**TASK ITEM:** Note each line in the data holding the string "below" and report it.
(GIVEN ENTRIES begins)
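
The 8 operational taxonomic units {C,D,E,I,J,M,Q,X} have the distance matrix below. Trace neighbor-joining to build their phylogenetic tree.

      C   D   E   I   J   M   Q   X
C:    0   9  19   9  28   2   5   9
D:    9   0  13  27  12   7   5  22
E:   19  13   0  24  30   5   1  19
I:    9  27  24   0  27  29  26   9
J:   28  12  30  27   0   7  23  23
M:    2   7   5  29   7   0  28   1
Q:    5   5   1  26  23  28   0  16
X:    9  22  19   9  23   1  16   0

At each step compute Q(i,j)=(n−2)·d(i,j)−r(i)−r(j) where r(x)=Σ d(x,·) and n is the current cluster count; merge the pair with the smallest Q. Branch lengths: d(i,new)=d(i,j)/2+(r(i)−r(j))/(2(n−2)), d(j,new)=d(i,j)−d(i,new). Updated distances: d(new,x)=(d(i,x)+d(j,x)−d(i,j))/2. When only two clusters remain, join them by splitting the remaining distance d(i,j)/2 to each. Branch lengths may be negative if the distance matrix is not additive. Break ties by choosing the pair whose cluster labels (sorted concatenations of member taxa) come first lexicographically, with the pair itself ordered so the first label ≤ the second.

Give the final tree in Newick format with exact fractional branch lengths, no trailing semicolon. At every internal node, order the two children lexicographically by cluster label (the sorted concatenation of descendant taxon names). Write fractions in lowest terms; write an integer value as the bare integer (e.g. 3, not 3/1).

1. join E+Q (d=1, Q=-209) ⇒ EQ; edges |E|=13/12, |Q|=-1/12
  updated: d(C,EQ)=23/2, d(D,EQ)=17/2, d(EQ,I)=49/2, d(EQ,J)=26, d(EQ,M)=16, d(EQ,X)=17
2. join I+X (d=9, Q=-323/2) ⇒ IX; edges |I|=179/20, |X|=1/20
  updated: d(C,IX)=9/2, d(D,IX)=20, d(EQ,IX)=65/4, d(IX,J)=41/2, d(IX,M)=21/2
3. join C+IX (d=9/2, Q=-435/4) ⇒ CIX; edges |C|=5/32, |IX|=139/32
  updated: d(CIX,D)=49/4, d(CIX,EQ)=93/8, d(CIX,J)=22, d(CIX,M)=4
4. join J+M (d=7, Q=-80) ⇒ JM; edges |J|=9, |M|=-2
  updated: d(CIX,JM)=19/2, d(D,JM)=6, d(EQ,JM)=35/2
5. join CIX+EQ (d=93/8, Q=-191/4) ⇒ CEIQX; edges |CIX|=19/4, |EQ|=55/8
  updated: d(CEIQX,D)=73/16, d(CEIQX,JM)=123/16
6. join CEIQX+D (d=73/16, Q=-73/4) ⇒ CDEIQX; edges |CEIQX|=25/8, |D|=23/16
  updated: d(CDEIQX,JM)=73/16
7. join CDEIQX+JM (d=73/16) ⇒ CDEIJMQX; edges |CDEIQX|=73/32, |JM|=73/32
final tree: ((((C:5/32,(I:179/20,X:1/20):139/32):19/4,(E:13/12,Q:-1/12):55/8):25/8,D:23/16):73/32,(J:9,M:-2):73/32)
total length: 169/4

((((C:5/32,(I:179/20,X:1/20):139/32):19/4,(E:13/12,Q:-1/12):55/8):25/8,D:23/16):73/32,(J:9,M:-2):73/32)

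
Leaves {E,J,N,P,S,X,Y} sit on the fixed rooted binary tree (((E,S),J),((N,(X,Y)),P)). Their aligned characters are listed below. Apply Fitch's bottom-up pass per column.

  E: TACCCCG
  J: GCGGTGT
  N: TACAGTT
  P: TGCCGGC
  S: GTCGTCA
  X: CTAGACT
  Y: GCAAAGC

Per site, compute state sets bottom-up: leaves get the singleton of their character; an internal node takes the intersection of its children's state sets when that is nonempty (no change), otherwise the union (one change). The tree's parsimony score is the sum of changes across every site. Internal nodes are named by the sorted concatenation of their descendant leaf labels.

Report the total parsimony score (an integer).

25

site 0, node ES: E={T} ∪ S={G} → {G,T} (+1)
site 0, node EJS: ES={G,T} ∩ J={G} → {G} (+0)
site 0, node XY: X={C} ∪ Y={G} → {C,G} (+1)
site 0, node NXY: N={T} ∪ XY={C,G} → {C,G,T} (+1)
site 0, node NPXY: NXY={C,G,T} ∩ P={T} → {T} (+0)
site 0, node EJNPSXY: EJS={G} ∪ NPXY={T} → {G,T} (+1)
site 1, node ES: E={A} ∪ S={T} → {A,T} (+1)
site 1, node EJS: ES={A,T} ∪ J={C} → {A,C,T} (+1)
site 1, node XY: X={T} ∪ Y={C} → {C,T} (+1)
site 1, node NXY: N={A} ∪ XY={C,T} → {A,C,T} (+1)
site 1, node NPXY: NXY={A,C,T} ∪ P={G} → {A,C,G,T} (+1)
site 1, node EJNPSXY: EJS={A,C,T} ∩ NPXY={A,C,G,T} → {A,C,T} (+0)
site 2, node ES: E={C} ∩ S={C} → {C} (+0)
site 2, node EJS: ES={C} ∪ J={G} → {C,G} (+1)
site 2, node XY: X={A} ∩ Y={A} → {A} (+0)
site 2, node NXY: N={C} ∪ XY={A} → {A,C} (+1)
site 2, node NPXY: NXY={A,C} ∩ P={C} → {C} (+0)
site 2, node EJNPSXY: EJS={C,G} ∩ NPXY={C} → {C} (+0)
site 3, node ES: E={C} ∪ S={G} → {C,G} (+1)
site 3, node EJS: ES={C,G} ∩ J={G} → {G} (+0)
site 3, node XY: X={G} ∪ Y={A} → {A,G} (+1)
site 3, node NXY: N={A} ∩ XY={A,G} → {A} (+0)
site 3, node NPXY: NXY={A} ∪ P={C} → {A,C} (+1)
site 3, node EJNPSXY: EJS={G} ∪ NPXY={A,C} → {A,C,G} (+1)
site 4, node ES: E={C} ∪ S={T} → {C,T} (+1)
site 4, node EJS: ES={C,T} ∩ J={T} → {T} (+0)
site 4, node XY: X={A} ∩ Y={A} → {A} (+0)
site 4, node NXY: N={G} ∪ XY={A} → {A,G} (+1)
site 4, node NPXY: NXY={A,G} ∩ P={G} → {G} (+0)
site 4, node EJNPSXY: EJS={T} ∪ NPXY={G} → {G,T} (+1)
site 5, node ES: E={C} ∩ S={C} → {C} (+0)
site 5, node EJS: ES={C} ∪ J={G} → {C,G} (+1)
site 5, node XY: X={C} ∪ Y={G} → {C,G} (+1)
site 5, node NXY: N={T} ∪ XY={C,G} → {C,G,T} (+1)
site 5, node NPXY: NXY={C,G,T} ∩ P={G} → {G} (+0)
site 5, node EJNPSXY: EJS={C,G} ∩ NPXY={G} → {G} (+0)
site 6, node ES: E={G} ∪ S={A} → {A,G} (+1)
site 6, node EJS: ES={A,G} ∪ J={T} → {A,G,T} (+1)
site 6, node XY: X={T} ∪ Y={C} → {C,T} (+1)
site 6, node NXY: N={T} ∩ XY={C,T} → {T} (+0)
site 6, node NPXY: NXY={T} ∪ P={C} → {C,T} (+1)
site 6, node EJNPSXY: EJS={A,G,T} ∩ NPXY={C,T} → {T} (+0)
per-site changes: [4, 5, 2, 4, 3, 3, 4]; total = 25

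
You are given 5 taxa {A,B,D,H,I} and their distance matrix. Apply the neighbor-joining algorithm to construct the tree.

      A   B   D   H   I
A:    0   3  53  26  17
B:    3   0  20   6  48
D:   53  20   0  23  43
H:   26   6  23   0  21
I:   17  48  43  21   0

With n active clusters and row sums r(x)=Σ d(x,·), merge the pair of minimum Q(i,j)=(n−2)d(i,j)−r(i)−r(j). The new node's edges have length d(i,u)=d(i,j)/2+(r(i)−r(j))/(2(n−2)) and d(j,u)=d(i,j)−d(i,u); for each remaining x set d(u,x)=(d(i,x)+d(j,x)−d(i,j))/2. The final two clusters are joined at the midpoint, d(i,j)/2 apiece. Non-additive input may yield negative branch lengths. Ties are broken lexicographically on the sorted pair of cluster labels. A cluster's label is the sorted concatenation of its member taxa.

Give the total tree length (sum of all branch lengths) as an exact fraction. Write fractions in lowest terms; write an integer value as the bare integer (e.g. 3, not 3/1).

447/8

step 1: merge (A,I) at d=17, Q=-177; branch lengths A→7/2, I→27/2; new cluster AI
  updated: d(AI,B)=17, d(AI,D)=79/2, d(AI,H)=15
step 2: merge (AI,H) at d=15, Q=-171/2; branch lengths AI→115/8, H→5/8; new cluster AHI
  updated: d(AHI,B)=4, d(AHI,D)=95/4
step 3: merge (AHI,B) at d=4, Q=-191/4; branch lengths AHI→31/8, B→1/8; new cluster ABHI
  updated: d(ABHI,D)=159/8
step 4: merge (ABHI,D) at d=159/8; branch lengths ABHI→159/16, D→159/16; new cluster ABDHI
final tree: ((((A:7/2,I:27/2):115/8,H:5/8):31/8,B:1/8):159/16,D:159/16)
total length: 447/8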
(GIVEN ENTRIES ends)
**ANSWER BOX:**
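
The 8 operational taxonomic units {C,D,E,I,J,M,Q,X} have the distance matrix below. Trace neighbor-joining to build their phylogenetic tree.
Leaves {E,J,N,P,S,X,Y} sit on the fixed rooted binary tree (((E,S),J),((N,(X,Y)),P)). Their aligned characters are listed below. Apply Fitch's bottom-up pass per column.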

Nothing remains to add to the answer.